Data for analysis below:
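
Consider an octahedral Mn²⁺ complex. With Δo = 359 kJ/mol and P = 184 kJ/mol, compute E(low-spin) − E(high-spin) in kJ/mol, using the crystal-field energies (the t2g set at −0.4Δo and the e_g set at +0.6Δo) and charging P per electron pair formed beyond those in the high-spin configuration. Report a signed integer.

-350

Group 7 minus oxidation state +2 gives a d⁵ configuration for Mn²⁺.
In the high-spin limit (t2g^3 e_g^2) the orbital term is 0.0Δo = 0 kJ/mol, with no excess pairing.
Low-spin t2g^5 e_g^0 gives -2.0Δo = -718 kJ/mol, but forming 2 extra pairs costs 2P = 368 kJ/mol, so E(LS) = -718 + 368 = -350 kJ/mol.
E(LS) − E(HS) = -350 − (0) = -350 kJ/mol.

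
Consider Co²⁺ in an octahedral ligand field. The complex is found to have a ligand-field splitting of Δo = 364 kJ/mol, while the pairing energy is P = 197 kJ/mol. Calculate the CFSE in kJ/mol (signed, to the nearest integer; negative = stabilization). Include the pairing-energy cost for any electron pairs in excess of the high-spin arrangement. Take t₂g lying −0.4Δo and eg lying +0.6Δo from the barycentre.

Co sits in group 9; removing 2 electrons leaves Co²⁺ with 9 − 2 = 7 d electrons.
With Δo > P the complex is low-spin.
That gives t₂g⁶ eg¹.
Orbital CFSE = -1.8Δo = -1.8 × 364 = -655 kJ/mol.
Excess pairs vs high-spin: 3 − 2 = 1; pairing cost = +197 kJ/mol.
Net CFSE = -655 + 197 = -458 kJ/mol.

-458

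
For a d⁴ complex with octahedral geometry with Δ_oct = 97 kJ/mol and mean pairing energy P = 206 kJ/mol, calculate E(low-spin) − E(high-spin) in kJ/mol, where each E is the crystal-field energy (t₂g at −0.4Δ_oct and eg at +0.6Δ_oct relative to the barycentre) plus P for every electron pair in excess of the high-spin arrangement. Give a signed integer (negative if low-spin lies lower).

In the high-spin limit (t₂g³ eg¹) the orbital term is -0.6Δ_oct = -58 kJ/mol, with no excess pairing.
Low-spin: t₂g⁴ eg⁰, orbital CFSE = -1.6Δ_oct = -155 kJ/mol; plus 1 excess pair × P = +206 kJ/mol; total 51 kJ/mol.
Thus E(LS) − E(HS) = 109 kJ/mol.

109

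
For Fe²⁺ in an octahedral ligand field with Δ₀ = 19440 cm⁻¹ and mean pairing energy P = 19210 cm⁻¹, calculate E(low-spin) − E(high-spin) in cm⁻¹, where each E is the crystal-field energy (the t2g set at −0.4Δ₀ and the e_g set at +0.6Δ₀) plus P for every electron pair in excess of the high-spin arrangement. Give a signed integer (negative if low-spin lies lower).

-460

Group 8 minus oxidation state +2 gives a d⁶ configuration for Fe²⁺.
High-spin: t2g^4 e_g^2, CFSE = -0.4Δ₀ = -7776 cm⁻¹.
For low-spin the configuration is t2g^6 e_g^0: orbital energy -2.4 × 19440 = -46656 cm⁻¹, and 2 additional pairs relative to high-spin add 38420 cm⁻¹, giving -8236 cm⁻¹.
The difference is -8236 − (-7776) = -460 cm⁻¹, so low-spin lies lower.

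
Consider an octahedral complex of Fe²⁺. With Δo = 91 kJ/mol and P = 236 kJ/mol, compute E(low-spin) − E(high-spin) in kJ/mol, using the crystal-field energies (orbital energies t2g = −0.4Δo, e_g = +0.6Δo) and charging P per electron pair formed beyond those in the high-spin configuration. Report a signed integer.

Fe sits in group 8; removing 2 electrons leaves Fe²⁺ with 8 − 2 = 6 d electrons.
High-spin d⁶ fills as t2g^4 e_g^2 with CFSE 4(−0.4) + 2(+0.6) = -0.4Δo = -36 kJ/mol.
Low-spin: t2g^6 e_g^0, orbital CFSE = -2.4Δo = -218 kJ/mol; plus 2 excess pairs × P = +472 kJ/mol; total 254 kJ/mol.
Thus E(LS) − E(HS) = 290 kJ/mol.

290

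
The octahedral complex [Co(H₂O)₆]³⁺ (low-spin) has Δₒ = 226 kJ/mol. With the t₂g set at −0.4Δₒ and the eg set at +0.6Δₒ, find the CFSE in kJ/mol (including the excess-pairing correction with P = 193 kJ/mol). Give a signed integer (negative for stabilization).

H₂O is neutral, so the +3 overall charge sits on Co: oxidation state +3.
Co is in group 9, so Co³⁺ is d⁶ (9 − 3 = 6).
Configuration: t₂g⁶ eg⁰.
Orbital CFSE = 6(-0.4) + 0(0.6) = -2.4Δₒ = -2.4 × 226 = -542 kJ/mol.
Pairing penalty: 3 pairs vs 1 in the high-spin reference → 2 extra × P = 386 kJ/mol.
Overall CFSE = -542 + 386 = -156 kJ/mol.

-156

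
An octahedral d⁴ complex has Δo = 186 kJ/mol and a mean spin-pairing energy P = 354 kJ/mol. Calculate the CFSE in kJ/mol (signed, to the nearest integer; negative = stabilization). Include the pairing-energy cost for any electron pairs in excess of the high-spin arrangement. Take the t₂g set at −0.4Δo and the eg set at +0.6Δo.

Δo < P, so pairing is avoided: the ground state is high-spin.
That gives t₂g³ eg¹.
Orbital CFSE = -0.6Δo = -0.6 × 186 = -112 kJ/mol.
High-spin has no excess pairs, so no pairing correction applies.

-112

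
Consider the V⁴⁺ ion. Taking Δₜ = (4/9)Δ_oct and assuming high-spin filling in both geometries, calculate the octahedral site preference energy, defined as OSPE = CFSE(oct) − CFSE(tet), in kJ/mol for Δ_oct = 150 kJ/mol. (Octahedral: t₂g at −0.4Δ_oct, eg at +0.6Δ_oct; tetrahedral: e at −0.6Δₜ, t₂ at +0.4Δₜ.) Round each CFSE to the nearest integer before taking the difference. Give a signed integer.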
End of Data for analysis.
**Problem details**
All of the entries are to be transcribed exactly.

**Response to the task**
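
Consider an octahedral Mn²⁺ complex. With Δo = 359 kJ/mol and P = 184 kJ/mol, compute E(low-spin) − E(high-spin) in kJ/mol, using the crystal-field energies (the t2g set at −0.4Δo and the e_g set at +0.6Δo) and charging P per electron pair formed beyond those in the high-spin configuration. Report a signed integer.

-350

Group 7 minus oxidation state +2 gives a d⁵ configuration for Mn²⁺.
In the high-spin limit (t2g^3 e_g^2) the orbital term is 0.0Δo = 0 kJ/mol, with no excess pairing.
Low-spin t2g^5 e_g^0 gives -2.0Δo = -718 kJ/mol, but forming 2 extra pairs costs 2P = 368 kJ/mol, so E(LS) = -718 + 368 = -350 kJ/mol.
E(LS) − E(HS) = -350 − (0) = -350 kJ/mol.

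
Consider Co²⁺ in an octahedral ligand field. The complex is found to have a ligand-field splitting of Δo = 364 kJ/mol, while the pairing energy is P = 197 kJ/mol. Calculate the CFSE in kJ/mol (signed, to the nearest integer; negative = stabilization). Include the pairing-energy cost for any electron pairs in excess of the high-spin arrangement. Take t₂g lying −0.4Δo and eg lying +0.6Δo from the barycentre.

Co sits in group 9; removing 2 electrons leaves Co²⁺ with 9 − 2 = 7 d electrons.
With Δo > P the complex is low-spin.
That gives t₂g⁶ eg¹.
Orbital CFSE = -1.8Δo = -1.8 × 364 = -655 kJ/mol.
Excess pairs vs high-spin: 3 − 2 = 1; pairing cost = +197 kJ/mol.
Net CFSE = -655 + 197 = -458 kJ/mol.

-458

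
For a d⁴ complex with octahedral geometry with Δ_oct = 97 kJ/mol and mean pairing energy P = 206 kJ/mol, calculate E(low-spin) − E(high-spin) in kJ/mol, where each E is the crystal-field energy (t₂g at −0.4Δ_oct and eg at +0.6Δ_oct relative to the barycentre) plus P for every electron pair in excess of the high-spin arrangement. Give a signed integer (negative if low-spin lies lower).

In the high-spin limit (t₂g³ eg¹) the orbital term is -0.6Δ_oct = -58 kJ/mol, with no excess pairing.
Low-spin: t₂g⁴ eg⁰, orbital CFSE = -1.6Δ_oct = -155 kJ/mol; plus 1 excess pair × P = +206 kJ/mol; total 51 kJ/mol.
Thus E(LS) − E(HS) = 109 kJ/mol.

109

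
For Fe²⁺ in an octahedral ligand field with Δ₀ = 19440 cm⁻¹ and mean pairing energy P = 19210 cm⁻¹, calculate E(low-spin) − E(high-spin) in cm⁻¹, where each E is the crystal-field energy (the t2g set at −0.4Δ₀ and the e_g set at +0.6Δ₀) plus P for every electron pair in excess of the high-spin arrangement. Give a signed integer (negative if low-spin lies lower).

-460

Group 8 minus oxidation state +2 gives a d⁶ configuration for Fe²⁺.
High-spin: t2g^4 e_g^2, CFSE = -0.4Δ₀ = -7776 cm⁻¹.
For low-spin the configuration is t2g^6 e_g^0: orbital energy -2.4 × 19440 = -46656 cm⁻¹, and 2 additional pairs relative to high-spin add 38420 cm⁻¹, giving -8236 cm⁻¹.
The difference is -8236 − (-7776) = -460 cm⁻¹, so low-spin lies lower.

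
Consider an octahedral complex of Fe²⁺. With Δo = 91 kJ/mol and P = 236 kJ/mol, compute E(low-spin) − E(high-spin) in kJ/mol, using the crystal-field energies (orbital energies t2g = −0.4Δo, e_g = +0.6Δo) and charging P per electron pair formed beyond those in the high-spin configuration. Report a signed integer.

Fe sits in group 8; removing 2 electrons leaves Fe²⁺ with 8 − 2 = 6 d electrons.
High-spin d⁶ fills as t2g^4 e_g^2 with CFSE 4(−0.4) + 2(+0.6) = -0.4Δo = -36 kJ/mol.
Low-spin: t2g^6 e_g^0, orbital CFSE = -2.4Δo = -218 kJ/mol; plus 2 excess pairs × P = +472 kJ/mol; total 254 kJ/mol.
Thus E(LS) − E(HS) = 290 kJ/mol.

290

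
The octahedral complex [Co(H₂O)₆]³⁺ (low-spin) has Δₒ = 226 kJ/mol. With the t₂g set at −0.4Δₒ and the eg set at +0.6Δₒ, find the CFSE in kJ/mol (including the excess-pairing correction with P = 193 kJ/mol). Give a signed integer (negative for stabilization).

H₂O is neutral, so the +3 overall charge sits on Co: oxidation state +3.
Co is in group 9, so Co³⁺ is d⁶ (9 − 3 = 6).
Configuration: t₂g⁶ eg⁰.
Orbital CFSE = 6(-0.4) + 0(0.6) = -2.4Δₒ = -2.4 × 226 = -542 kJ/mol.
Pairing penalty: 3 pairs vs 1 in the high-spin reference → 2 extra × P = 386 kJ/mol.
Overall CFSE = -542 + 386 = -156 kJ/mol.

-156

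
An octahedral d⁴ complex has Δo = 186 kJ/mol and a mean spin-pairing energy P = 354 kJ/mol. Calculate the CFSE in kJ/mol (signed, to the nearest integer; negative = stabilization). Include the pairing-energy cost for any electron pairs in excess of the high-spin arrangement. Take the t₂g set at −0.4Δo and the eg set at +0.6Δo.

Δo < P, so pairing is avoided: the ground state is high-spin.
That gives t₂g³ eg¹.
Orbital CFSE = -0.6Δo = -0.6 × 186 = -112 kJ/mol.
High-spin has no excess pairs, so no pairing correction applies.

-112

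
Consider the V⁴⁺ ion. Taking Δₜ = (4/9)Δ_oct and assuming high-spin filling in both geometries, calculate the octahedral site preference energy, defined as OSPE = CFSE(oct) − CFSE(tet), in kJ/mol for Δ_oct = 150 kJ/mol. (Octahedral: t₂g at −0.4Δ_oct, eg at +0.6Δ_oct; tetrahedral: e at −0.6Δₜ, t₂ at +0.4Δₜ.) Round each CFSE to the nearest integer before taking the difference. Give a signed integer.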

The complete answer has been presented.